--- WHAT TO WORK ON ---
Transcribe the lines from the start of the data below through the line with "Roll the population forward 4", word for word and nothing more.

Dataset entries
● ● ● ● ●

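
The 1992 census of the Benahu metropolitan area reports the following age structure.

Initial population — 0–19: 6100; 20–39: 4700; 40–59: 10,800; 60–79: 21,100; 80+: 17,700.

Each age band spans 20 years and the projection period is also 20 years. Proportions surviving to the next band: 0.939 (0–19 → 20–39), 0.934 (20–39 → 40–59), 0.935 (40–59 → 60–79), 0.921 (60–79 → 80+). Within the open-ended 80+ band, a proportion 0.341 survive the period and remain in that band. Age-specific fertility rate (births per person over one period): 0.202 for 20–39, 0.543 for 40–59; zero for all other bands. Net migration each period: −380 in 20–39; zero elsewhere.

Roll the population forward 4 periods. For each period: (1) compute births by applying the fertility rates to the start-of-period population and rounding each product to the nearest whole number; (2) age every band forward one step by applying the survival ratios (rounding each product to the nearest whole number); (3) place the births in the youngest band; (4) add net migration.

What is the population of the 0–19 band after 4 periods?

3632

Numbering the bands 1..5 from youngest to oldest:
After projecting period 1:
Births: 4700 * 0.202 = 949  |  10800 * 0.543 = 5864 — total 6813
Band 2: 6100 * 0.939 = 5728
Band 3: 4700 * 0.934 = 4390
Band 4: 10800 * 0.935 = 10098
Band 5: 21100 * 0.921 + 17700 * 0.341 = 19433 + 6036 = 25469
Net migration: Band 2 − 380 → 5348
End of period: [6813, 5348, 4390, 10098, 25469]
After projecting period 2:
Births: 5348 * 0.202 = 1080  |  4390 * 0.543 = 2384 — total 3464
Band 2: 6813 * 0.939 = 6397
Band 3: 5348 * 0.934 = 4995
Band 4: 4390 * 0.935 = 4105
Band 5: 10098 * 0.921 + 25469 * 0.341 = 9300 + 8685 = 17985
Net migration: Band 2 − 380 → 6017
End of period: [3464, 6017, 4995, 4105, 17985]
After projecting period 3:
Births: 6017 * 0.202 = 1215  |  4995 * 0.543 = 2712 — total 3927
Band 2: 3464 * 0.939 = 3253
Band 3: 6017 * 0.934 = 5620
Band 4: 4995 * 0.935 = 4670
Band 5: 4105 * 0.921 + 17985 * 0.341 = 3781 + 6133 = 9914
Net migration: Band 2 − 380 → 2873
End of period: [3927, 2873, 5620, 4670, 9914]
After projecting period 4:
Births: 2873 * 0.202 = 580  |  5620 * 0.543 = 3052 — total 3632
Band 2: 3927 * 0.939 = 3687
Band 3: 2873 * 0.934 = 2683
Band 4: 5620 * 0.935 = 5255
Band 5: 4670 * 0.921 + 9914 * 0.341 = 4301 + 3381 = 7682
Net migration: Band 2 − 380 → 3307
End of period: [3632, 3307, 2683, 5255, 7682]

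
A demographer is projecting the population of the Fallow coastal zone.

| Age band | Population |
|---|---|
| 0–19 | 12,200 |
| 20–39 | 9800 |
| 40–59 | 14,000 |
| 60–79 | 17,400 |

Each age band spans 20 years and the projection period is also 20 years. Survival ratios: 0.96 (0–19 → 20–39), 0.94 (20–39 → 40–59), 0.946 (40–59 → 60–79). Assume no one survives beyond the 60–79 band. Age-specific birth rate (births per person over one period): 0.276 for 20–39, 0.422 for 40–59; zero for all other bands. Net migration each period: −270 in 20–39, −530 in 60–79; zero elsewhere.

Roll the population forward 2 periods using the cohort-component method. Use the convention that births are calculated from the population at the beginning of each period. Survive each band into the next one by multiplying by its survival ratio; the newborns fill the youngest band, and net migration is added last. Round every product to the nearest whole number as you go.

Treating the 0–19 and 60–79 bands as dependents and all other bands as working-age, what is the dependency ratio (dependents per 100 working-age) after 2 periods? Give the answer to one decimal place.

81.2

Let band 1 be 0–19 through band 4 = 60–79.
[period 1]
Births: 9800 × 0.276 = 2705 ; 14000 × 0.422 = 5908 — total 8613
Band 2: 12200 × 0.96 = 11712
Band 3: 9800 × 0.94 = 9212
Band 4: 14000 × 0.946 = 13244
Net migration: Band 2 − 270 → 11442; Band 4 − 530 → 12714
Giving 8613 / 11442 / 9212 / 12714.
[period 2]
Births: 11442 × 0.276 = 3158 ; 9212 × 0.422 = 3887 — total 7045
Band 2: 8613 × 0.96 = 8268
Band 3: 11442 × 0.94 = 10755
Band 4: 9212 × 0.946 = 8715
Net migration: Band 2 − 270 → 7998; Band 4 − 530 → 8185
Giving 7045 / 7998 / 10755 / 8185.
Dependents (band 0–19 + band 60–79) = 7045 + 8185 = 15230; working-age = 18753; ratio = 15230/18753 × 100 = 81.2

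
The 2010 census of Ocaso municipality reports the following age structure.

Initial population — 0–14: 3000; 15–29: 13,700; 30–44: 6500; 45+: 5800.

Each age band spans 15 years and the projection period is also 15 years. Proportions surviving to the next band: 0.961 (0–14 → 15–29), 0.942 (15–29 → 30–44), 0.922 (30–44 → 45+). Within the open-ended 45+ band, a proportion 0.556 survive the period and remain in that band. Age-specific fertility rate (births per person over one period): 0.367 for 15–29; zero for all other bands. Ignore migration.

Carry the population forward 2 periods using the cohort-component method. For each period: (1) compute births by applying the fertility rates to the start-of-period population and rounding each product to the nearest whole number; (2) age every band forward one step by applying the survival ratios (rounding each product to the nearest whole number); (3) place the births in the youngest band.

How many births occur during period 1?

[period 1]
Births: 13700 × 0.367 = 5028
15–29: 3000 × 0.961 = 2883
30–44: 13700 × 0.942 = 12905
45+: 6500 × 0.922 + 5800 × 0.556 = 5993 + 3225 = 9218
Giving 5028 / 2883 / 12905 / 9218.

5028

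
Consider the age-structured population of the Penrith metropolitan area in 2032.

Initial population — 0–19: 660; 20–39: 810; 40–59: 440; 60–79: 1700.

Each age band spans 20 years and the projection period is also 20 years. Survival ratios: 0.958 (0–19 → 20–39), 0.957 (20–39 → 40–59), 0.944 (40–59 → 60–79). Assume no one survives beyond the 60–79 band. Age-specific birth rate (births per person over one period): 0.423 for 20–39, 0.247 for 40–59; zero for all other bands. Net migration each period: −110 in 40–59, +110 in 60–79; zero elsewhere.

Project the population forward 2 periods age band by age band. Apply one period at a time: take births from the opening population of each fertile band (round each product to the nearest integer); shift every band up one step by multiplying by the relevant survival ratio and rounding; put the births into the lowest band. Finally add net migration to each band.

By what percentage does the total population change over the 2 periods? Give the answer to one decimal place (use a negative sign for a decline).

[period 1]
Births: 810 * 0.423 = 343  |  440 * 0.247 = 109 — total 452
20–39: 660 * 0.958 = 632
40–59: 810 * 0.957 = 775
60–79: 440 * 0.944 = 415
Net migration: 40–59 − 110 → 665; 60–79 + 110 → 525
→ [452, 632, 665, 525]
[period 2]
Births: 632 * 0.423 = 267  |  665 * 0.247 = 164 — total 431
20–39: 452 * 0.958 = 433
40–59: 632 * 0.957 = 605
60–79: 665 * 0.944 = 628
Net migration: 40–59 − 110 → 495; 60–79 + 110 → 738
→ [431, 433, 495, 738]
Total: 3610 → 2097; change = -1513; percentage change = -41.9%

-41.9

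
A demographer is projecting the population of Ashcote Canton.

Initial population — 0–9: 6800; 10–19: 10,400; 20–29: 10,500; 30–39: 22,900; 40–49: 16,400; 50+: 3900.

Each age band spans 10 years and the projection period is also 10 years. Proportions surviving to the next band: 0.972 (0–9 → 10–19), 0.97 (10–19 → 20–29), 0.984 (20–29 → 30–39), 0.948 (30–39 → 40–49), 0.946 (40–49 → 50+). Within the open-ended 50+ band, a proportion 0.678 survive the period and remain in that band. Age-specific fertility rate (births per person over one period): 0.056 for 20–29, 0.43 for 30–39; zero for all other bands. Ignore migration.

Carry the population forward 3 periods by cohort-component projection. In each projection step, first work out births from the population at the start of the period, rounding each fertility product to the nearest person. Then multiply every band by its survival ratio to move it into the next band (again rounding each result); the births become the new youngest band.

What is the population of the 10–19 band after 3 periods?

Period 1:
Births: 10500 × 0.056 = 588  |  22900 × 0.43 = 9847 → 10435
10–19: 6800 × 0.972 = 6610
20–29: 10400 × 0.97 = 10088
30–39: 10500 × 0.984 = 10332
40–49: 22900 × 0.948 = 21709
50+: 16400 × 0.946 + 3900 × 0.678 = 15514 + 2644 = 18158
→ [10435, 6610, 10088, 10332, 21709, 18158]
Period 2:
Births: 10088 × 0.056 = 565  |  10332 × 0.43 = 4443 → 5008
10–19: 10435 × 0.972 = 10143
20–29: 6610 × 0.97 = 6412
30–39: 10088 × 0.984 = 9927
40–49: 10332 × 0.948 = 9795
50+: 21709 × 0.946 + 18158 × 0.678 = 20537 + 12311 = 32848
→ [5008, 10143, 6412, 9927, 9795, 32848]
Period 3:
Births: 6412 × 0.056 = 359  |  9927 × 0.43 = 4269 → 4628
10–19: 5008 × 0.972 = 4868
20–29: 10143 × 0.97 = 9839
30–39: 6412 × 0.984 = 6309
40–49: 9927 × 0.948 = 9411
50+: 9795 × 0.946 + 32848 × 0.678 = 9266 + 22271 = 31537
→ [4628, 4868, 9839, 6309, 9411, 31537]

4868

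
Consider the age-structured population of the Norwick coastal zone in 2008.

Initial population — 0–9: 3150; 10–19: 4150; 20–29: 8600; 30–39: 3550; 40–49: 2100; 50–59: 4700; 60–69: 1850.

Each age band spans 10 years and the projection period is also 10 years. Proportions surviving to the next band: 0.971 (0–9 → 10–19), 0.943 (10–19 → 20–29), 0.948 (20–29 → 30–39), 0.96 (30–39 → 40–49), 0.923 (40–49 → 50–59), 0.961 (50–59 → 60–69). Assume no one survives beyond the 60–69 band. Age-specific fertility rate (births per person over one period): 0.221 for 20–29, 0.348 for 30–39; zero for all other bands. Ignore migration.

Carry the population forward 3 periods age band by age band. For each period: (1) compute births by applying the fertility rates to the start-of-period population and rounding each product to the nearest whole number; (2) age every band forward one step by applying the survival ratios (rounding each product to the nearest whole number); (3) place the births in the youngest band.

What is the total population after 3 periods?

24939

After projecting period 1:
Births: 8600 × 0.221 = 1901 ; 3550 × 0.348 = 1235 — total 3136
10–19: 3150 × 0.971 = 3059
20–29: 4150 × 0.943 = 3913
30–39: 8600 × 0.948 = 8153
40–49: 3550 × 0.96 = 3408
50–59: 2100 × 0.923 = 1938
60–69: 4700 × 0.961 = 4517
→ [3136, 3059, 3913, 8153, 3408, 1938, 4517]
After projecting period 2:
Births: 3913 × 0.221 = 865 ; 8153 × 0.348 = 2837 — total 3702
10–19: 3136 × 0.971 = 3045
20–29: 3059 × 0.943 = 2885
30–39: 3913 × 0.948 = 3710
40–49: 8153 × 0.96 = 7827
50–59: 3408 × 0.923 = 3146
60–69: 1938 × 0.961 = 1862
→ [3702, 3045, 2885, 3710, 7827, 3146, 1862]
After projecting period 3:
Births: 2885 × 0.221 = 638 ; 3710 × 0.348 = 1291 — total 1929
10–19: 3702 × 0.971 = 3595
20–29: 3045 × 0.943 = 2871
30–39: 2885 × 0.948 = 2735
40–49: 3710 × 0.96 = 3562
50–59: 7827 × 0.923 = 7224
60–69: 3146 × 0.961 = 3023
→ [1929, 3595, 2871, 2735, 3562, 7224, 3023]
Total after period 3: 1929 + 3595 + 2871 + 2735 + 3562 + 7224 + 3023 = 24939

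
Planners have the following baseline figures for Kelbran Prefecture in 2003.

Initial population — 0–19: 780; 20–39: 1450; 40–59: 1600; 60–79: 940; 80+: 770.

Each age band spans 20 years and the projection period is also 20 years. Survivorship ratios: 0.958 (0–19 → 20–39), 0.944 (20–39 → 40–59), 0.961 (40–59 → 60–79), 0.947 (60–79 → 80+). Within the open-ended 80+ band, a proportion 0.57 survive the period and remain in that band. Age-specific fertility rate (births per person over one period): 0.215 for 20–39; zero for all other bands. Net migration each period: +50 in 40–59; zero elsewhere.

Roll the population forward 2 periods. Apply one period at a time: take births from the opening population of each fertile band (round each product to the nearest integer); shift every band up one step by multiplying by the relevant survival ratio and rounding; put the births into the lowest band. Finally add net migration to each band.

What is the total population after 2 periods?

4793

Numbering the bands 1..5 from youngest to oldest:
Period 1.
Births: 1450 × 0.215 = 312
Band 2: 780 × 0.958 = 747
Band 3: 1450 × 0.944 = 1369
Band 4: 1600 × 0.961 = 1538
Band 5: 940 × 0.947 + 770 × 0.57 = 890 + 439 = 1329
Net migration: Band 3 + 50 → 1419
→ [312, 747, 1419, 1538, 1329]
Period 2.
Births: 747 × 0.215 = 161
Band 2: 312 × 0.958 = 299
Band 3: 747 × 0.944 = 705
Band 4: 1419 × 0.961 = 1364
Band 5: 1538 × 0.947 + 1329 × 0.57 = 1456 + 758 = 2214
Net migration: Band 3 + 50 → 755
→ [161, 299, 755, 1364, 2214]
Total after period 2: 161 + 299 + 755 + 1364 + 2214 = 4793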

● ● ● ● ●

--- EXERCISE SOLUTION ---
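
The 1992 census of the Benahu metropolitan area reports the following age structure.

Initial population — 0–19: 6100; 20–39: 4700; 40–59: 10,800; 60–79: 21,100; 80+: 17,700.

Each age band spans 20 years and the projection period is also 20 years. Proportions surviving to the next band: 0.939 (0–19 → 20–39), 0.934 (20–39 → 40–59), 0.935 (40–59 → 60–79), 0.921 (60–79 → 80+). Within the open-ended 80+ band, a proportion 0.341 survive the period and remain in that band. Age-specific fertility rate (births per person over one period): 0.202 for 20–39, 0.543 for 40–59; zero for all other bands. Net migration each period: −380 in 20–39; zero elsewhere.

Roll the population forward 4 periods. For each period: (1) compute births by applying the fertility rates to the start-of-period population and rounding each product to the nearest whole number; (2) age every band forward one step by applying the survival ratios (rounding each product to the nearest whole number); (3) place the births in the youngest band; (4) add net migration.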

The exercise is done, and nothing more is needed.